Saved data entries:
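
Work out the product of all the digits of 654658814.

921600

6×5×4×6×5×8×8×1×4 = 921600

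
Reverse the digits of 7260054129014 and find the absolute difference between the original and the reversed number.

Reverse of 7260054129014 is 4109214500627.
|7260054129014 − 4109214500627| = 3150839628387

3150839628387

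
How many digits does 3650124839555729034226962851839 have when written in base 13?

3650124839555729034226962851839 in base 13 is 30A37C683BC0B24A794C759B71B2, which has 28 digits.

28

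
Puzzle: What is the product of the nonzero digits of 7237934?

7×2×3×7×9×3×4 = 31752

31752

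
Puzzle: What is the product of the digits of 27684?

2×7×6×8×4 = 2688

2688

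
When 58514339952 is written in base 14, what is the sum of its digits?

68

58514339952 in base 14 is 2B91443CAC.
Digit sum: 2+11+9+1+4+4+3+12+10+12 = 68.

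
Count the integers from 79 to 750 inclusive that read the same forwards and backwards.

67

The integers in [79, 750] that read the same forwards and backwards: 88, 99, 101, 111, 121, 131, …, 737, 747.
67 qualify.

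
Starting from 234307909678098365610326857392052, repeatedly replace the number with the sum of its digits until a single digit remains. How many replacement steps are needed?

3

234307909678098365610326857392052 → 148 → 13 → 4 (3 steps)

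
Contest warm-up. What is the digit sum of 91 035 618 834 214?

55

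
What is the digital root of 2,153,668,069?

1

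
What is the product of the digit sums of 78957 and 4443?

540

S(78957) = 7+8+9+5+7 = 36.
S(4443) = 4+4+4+3 = 15.
36 · 15 = 540.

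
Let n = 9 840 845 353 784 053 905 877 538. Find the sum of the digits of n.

128

9+8+4+0+8+4+5+3+5+3+7+8+4+0+5+3+9+0+5+8+7+7+5+3+8 = 128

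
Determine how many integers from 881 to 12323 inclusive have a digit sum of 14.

The integers in [881, 12323] that have a digit sum of 14: 905, 914, 923, 932, 941, 950, …, 12308, 12317.
648 qualify.

648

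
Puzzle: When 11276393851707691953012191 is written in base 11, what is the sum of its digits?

111

11276393851707691953012191 in base 11 is 116587060972173109088A237.
Digit sum: 1+1+6+5+8+7+0+6+0+9+7+2+1+7+3+1+0+9+0+8+8+10+2+3+7 = 111.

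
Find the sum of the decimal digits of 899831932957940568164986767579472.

8+9+9+8+3+1+9+3+2+9+5+7+9+4+0+5+6+8+1+6+4+9+8+6+7+6+7+5+7+9+4+7+2 = 193

193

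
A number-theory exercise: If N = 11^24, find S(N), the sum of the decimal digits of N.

11^24 = 9849732675807611094711841
Sum of its 25 digits: 118.

118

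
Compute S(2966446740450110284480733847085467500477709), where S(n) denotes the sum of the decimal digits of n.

186

2+9+6+6+4+4+6+7+4+0+4+5+0+1+1+0+2+8+4+4+8+0+7+3+3+8+4+7+0+8+5+4+6+7+5+0+0+4+7+7+7+0+9 = 186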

● **Task**:
Your job is to write out the data exactly as it stands.

● **Answer section**:
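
Work out the product of all the digits of 654658814.

921600

6×5×4×6×5×8×8×1×4 = 921600

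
Reverse the digits of 7260054129014 and find the absolute difference between the original and the reversed number.

Reverse of 7260054129014 is 4109214500627.
|7260054129014 − 4109214500627| = 3150839628387

3150839628387

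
How many digits does 3650124839555729034226962851839 have when written in base 13?

3650124839555729034226962851839 in base 13 is 30A37C683BC0B24A794C759B71B2, which has 28 digits.

28

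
Puzzle: What is the product of the nonzero digits of 7237934?

7×2×3×7×9×3×4 = 31752

31752

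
Puzzle: What is the product of the digits of 27684?

2×7×6×8×4 = 2688

2688

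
When 58514339952 is written in base 14, what is the sum of its digits?

68

58514339952 in base 14 is 2B91443CAC.
Digit sum: 2+11+9+1+4+4+3+12+10+12 = 68.

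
Count the integers from 79 to 750 inclusive that read the same forwards and backwards.

67

The integers in [79, 750] that read the same forwards and backwards: 88, 99, 101, 111, 121, 131, …, 737, 747.
67 qualify.

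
Starting from 234307909678098365610326857392052, repeatedly replace the number with the sum of its digits until a single digit remains. How many replacement steps are needed?

3

234307909678098365610326857392052 → 148 → 13 → 4 (3 steps)

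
Contest warm-up. What is the digit sum of 91 035 618 834 214?

55

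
What is the digital root of 2,153,668,069?

1

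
What is the product of the digit sums of 78957 and 4443?

540

S(78957) = 7+8+9+5+7 = 36.
S(4443) = 4+4+4+3 = 15.
36 · 15 = 540.

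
Let n = 9 840 845 353 784 053 905 877 538. Find the sum of the digits of n.

128

9+8+4+0+8+4+5+3+5+3+7+8+4+0+5+3+9+0+5+8+7+7+5+3+8 = 128

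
Determine how many integers from 881 to 12323 inclusive have a digit sum of 14.

The integers in [881, 12323] that have a digit sum of 14: 905, 914, 923, 932, 941, 950, …, 12308, 12317.
648 qualify.

648

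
Puzzle: When 11276393851707691953012191 is written in base 11, what is the sum of its digits?

111

11276393851707691953012191 in base 11 is 116587060972173109088A237.
Digit sum: 1+1+6+5+8+7+0+6+0+9+7+2+1+7+3+1+0+9+0+8+8+10+2+3+7 = 111.

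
Find the sum of the decimal digits of 899831932957940568164986767579472.

8+9+9+8+3+1+9+3+2+9+5+7+9+4+0+5+6+8+1+6+4+9+8+6+7+6+7+5+7+9+4+7+2 = 193

193

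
A number-theory exercise: If N = 11^24, find S(N), the sum of the decimal digits of N.

11^24 = 9849732675807611094711841
Sum of its 25 digits: 118.

118

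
Compute S(2966446740450110284480733847085467500477709), where S(n) denotes the sum of the decimal digits of n.

186

2+9+6+6+4+4+6+7+4+0+4+5+0+1+1+0+2+8+4+4+8+0+7+3+3+8+4+7+0+8+5+4+6+7+5+0+0+4+7+7+7+0+9 = 186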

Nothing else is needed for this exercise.